* _Instructions to follow_:
List each line of the data that holds the word "time".

(Collected data)
_____

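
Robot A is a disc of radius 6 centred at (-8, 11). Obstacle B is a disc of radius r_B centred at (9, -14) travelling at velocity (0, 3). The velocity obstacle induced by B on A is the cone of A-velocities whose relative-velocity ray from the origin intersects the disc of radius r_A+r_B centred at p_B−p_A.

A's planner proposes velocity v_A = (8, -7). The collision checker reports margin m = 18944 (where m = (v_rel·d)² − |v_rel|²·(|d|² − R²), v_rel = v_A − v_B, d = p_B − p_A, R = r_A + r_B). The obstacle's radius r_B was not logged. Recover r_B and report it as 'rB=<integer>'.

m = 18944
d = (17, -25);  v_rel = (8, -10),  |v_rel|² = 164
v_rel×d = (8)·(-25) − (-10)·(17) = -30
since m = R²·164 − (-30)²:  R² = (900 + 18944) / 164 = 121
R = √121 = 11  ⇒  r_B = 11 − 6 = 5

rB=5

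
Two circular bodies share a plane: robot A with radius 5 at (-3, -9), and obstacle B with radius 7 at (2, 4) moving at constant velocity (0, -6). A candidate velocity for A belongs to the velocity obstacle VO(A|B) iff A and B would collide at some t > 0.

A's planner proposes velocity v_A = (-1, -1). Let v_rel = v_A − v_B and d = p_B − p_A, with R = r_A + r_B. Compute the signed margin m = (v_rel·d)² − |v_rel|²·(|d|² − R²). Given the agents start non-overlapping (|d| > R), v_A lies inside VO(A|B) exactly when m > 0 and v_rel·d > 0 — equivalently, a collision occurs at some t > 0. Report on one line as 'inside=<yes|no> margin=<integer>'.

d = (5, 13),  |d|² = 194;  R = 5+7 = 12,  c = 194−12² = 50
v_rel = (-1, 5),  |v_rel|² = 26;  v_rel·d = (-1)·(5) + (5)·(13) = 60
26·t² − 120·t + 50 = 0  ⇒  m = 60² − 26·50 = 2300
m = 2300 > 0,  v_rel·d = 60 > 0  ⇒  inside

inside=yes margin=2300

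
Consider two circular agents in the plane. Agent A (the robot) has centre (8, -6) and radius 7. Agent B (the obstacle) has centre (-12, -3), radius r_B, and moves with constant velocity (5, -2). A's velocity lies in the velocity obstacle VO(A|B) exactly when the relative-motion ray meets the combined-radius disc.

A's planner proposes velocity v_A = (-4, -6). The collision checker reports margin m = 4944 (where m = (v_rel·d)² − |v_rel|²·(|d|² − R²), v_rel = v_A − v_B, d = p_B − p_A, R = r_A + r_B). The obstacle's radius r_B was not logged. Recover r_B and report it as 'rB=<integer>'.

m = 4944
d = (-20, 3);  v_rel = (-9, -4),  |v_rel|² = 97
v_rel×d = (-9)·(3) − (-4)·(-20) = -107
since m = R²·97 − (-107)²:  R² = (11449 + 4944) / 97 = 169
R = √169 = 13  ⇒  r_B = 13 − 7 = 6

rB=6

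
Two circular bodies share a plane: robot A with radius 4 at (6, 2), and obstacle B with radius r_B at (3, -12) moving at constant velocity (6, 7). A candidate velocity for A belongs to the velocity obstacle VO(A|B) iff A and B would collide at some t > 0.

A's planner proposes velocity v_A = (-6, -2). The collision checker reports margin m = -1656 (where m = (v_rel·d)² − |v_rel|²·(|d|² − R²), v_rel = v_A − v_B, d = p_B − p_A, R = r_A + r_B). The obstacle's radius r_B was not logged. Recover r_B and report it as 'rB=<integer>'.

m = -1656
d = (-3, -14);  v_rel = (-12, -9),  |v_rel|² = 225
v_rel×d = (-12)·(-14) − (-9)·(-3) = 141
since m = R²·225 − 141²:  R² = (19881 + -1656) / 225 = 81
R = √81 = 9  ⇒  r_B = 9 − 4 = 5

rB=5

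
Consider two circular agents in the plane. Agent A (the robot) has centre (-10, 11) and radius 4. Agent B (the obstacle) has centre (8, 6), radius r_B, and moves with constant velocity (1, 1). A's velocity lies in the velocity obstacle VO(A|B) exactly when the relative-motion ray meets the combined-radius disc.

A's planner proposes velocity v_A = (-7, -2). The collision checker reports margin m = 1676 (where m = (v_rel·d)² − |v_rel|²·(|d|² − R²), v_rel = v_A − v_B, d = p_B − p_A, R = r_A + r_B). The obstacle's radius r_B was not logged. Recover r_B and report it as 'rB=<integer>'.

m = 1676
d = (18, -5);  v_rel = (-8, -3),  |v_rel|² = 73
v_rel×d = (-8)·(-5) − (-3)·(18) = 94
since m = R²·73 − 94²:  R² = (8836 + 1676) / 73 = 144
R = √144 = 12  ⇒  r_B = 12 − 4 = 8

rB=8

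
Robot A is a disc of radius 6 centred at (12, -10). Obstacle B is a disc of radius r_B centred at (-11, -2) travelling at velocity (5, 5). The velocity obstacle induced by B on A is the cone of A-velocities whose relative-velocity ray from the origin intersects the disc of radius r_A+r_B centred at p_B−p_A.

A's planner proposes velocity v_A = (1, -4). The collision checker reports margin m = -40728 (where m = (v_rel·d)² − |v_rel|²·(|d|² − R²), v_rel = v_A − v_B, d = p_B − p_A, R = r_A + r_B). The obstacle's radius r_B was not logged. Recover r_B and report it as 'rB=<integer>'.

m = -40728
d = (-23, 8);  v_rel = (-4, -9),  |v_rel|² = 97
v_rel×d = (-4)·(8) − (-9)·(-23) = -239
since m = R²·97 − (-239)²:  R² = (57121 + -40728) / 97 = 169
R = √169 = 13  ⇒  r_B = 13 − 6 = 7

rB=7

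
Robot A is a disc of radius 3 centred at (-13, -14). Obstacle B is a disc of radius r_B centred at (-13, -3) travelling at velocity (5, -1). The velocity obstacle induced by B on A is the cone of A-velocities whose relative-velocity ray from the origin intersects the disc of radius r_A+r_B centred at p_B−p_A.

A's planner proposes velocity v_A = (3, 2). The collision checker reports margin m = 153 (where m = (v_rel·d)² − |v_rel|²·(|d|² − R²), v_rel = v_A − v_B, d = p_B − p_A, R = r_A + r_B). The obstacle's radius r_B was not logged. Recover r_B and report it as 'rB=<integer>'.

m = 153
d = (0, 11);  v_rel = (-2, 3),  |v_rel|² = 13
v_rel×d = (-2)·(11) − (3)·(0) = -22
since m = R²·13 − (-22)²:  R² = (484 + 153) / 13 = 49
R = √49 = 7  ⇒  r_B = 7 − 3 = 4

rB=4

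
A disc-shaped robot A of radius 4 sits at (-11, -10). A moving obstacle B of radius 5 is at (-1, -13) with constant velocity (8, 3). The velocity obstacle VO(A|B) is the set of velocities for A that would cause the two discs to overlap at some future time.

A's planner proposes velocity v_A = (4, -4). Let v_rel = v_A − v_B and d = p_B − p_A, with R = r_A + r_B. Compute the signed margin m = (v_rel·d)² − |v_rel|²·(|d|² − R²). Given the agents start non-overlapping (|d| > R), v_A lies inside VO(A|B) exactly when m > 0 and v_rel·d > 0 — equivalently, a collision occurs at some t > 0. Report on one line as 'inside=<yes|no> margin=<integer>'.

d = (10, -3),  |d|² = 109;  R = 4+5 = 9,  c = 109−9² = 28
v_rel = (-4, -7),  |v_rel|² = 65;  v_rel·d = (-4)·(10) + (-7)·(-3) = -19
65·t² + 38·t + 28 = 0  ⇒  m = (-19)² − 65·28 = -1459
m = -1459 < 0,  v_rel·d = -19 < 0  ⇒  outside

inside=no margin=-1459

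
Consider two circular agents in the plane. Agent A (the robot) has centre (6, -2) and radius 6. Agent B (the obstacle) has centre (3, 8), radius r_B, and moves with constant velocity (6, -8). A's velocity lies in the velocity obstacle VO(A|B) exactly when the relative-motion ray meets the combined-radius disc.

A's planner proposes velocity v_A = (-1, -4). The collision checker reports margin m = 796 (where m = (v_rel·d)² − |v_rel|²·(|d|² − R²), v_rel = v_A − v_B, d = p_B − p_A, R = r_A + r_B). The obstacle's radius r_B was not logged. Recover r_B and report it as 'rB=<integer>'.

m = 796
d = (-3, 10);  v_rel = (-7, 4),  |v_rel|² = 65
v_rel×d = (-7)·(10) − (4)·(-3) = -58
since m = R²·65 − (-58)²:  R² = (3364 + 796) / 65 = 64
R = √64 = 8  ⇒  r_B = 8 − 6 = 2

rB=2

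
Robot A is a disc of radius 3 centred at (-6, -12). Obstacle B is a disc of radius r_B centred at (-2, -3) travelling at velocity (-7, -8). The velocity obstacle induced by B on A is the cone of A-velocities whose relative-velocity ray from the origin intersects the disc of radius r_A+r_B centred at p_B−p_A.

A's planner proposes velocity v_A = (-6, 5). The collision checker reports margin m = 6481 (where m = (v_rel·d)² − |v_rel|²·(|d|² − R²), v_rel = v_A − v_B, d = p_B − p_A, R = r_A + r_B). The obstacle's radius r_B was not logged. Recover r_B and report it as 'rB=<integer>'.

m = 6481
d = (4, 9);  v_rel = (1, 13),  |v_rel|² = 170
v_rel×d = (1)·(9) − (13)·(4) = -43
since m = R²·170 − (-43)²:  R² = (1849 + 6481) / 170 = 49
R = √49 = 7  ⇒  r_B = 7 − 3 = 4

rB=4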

_____

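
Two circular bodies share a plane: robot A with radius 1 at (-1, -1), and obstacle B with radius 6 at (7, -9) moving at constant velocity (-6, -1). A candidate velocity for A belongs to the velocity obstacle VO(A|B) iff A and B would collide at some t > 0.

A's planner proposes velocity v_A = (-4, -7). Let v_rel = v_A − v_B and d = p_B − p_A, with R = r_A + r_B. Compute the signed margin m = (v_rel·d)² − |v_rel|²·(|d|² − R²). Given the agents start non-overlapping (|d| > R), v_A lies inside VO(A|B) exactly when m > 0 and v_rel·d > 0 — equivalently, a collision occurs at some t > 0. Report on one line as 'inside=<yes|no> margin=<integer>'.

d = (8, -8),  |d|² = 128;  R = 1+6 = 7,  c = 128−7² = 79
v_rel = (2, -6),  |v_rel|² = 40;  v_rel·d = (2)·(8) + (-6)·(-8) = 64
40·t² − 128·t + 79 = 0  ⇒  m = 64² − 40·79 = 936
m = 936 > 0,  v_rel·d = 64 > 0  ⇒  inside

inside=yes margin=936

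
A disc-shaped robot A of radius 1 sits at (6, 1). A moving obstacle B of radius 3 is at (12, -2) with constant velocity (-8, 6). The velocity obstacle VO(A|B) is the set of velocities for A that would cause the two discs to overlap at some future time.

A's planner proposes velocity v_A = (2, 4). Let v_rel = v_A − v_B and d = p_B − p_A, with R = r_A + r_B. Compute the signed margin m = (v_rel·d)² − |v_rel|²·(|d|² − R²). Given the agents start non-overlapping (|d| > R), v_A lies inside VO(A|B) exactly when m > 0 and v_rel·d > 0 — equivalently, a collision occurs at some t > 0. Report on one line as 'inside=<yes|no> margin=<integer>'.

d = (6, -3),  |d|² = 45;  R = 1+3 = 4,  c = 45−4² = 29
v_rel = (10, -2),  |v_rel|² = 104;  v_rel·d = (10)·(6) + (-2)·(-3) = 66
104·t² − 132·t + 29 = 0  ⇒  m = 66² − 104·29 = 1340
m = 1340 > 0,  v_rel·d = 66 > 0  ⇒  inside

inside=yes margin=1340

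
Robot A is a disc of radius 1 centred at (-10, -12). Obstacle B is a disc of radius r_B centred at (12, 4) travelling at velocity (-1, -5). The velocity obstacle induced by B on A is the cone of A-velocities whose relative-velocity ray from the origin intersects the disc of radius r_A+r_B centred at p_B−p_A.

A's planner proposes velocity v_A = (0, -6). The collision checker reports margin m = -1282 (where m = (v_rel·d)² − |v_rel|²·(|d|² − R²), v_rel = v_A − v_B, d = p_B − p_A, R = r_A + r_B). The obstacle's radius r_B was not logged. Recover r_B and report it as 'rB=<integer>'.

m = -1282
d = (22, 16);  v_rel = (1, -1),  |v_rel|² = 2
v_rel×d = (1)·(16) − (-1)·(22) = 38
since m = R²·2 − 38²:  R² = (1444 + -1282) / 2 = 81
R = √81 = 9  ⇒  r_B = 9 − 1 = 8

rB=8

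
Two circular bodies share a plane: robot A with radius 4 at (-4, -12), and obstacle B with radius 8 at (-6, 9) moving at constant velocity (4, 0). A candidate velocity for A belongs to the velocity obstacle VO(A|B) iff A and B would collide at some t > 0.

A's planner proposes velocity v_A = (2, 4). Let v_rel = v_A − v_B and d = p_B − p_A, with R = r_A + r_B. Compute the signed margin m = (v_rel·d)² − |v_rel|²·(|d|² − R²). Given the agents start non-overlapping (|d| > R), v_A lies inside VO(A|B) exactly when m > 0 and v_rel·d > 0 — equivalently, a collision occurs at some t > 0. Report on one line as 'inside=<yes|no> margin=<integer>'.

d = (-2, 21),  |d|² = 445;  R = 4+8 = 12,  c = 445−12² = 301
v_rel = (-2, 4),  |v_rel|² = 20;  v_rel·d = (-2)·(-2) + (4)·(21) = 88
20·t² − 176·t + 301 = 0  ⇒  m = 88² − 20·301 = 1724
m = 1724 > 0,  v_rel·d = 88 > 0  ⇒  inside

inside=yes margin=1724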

_____

* _Response_:
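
A disc-shaped robot A of radius 4 sits at (-11, -10). A moving obstacle B of radius 5 is at (-1, -13) with constant velocity (8, 3). The velocity obstacle VO(A|B) is the set of velocities for A that would cause the two discs to overlap at some future time.
A disc-shaped robot A of radius 1 sits at (6, 1). A moving obstacle B of radius 3 is at (12, -2) with constant velocity (-8, 6). The velocity obstacle VO(A|B) is the set of velocities for A that would cause the two discs to overlap at some future time.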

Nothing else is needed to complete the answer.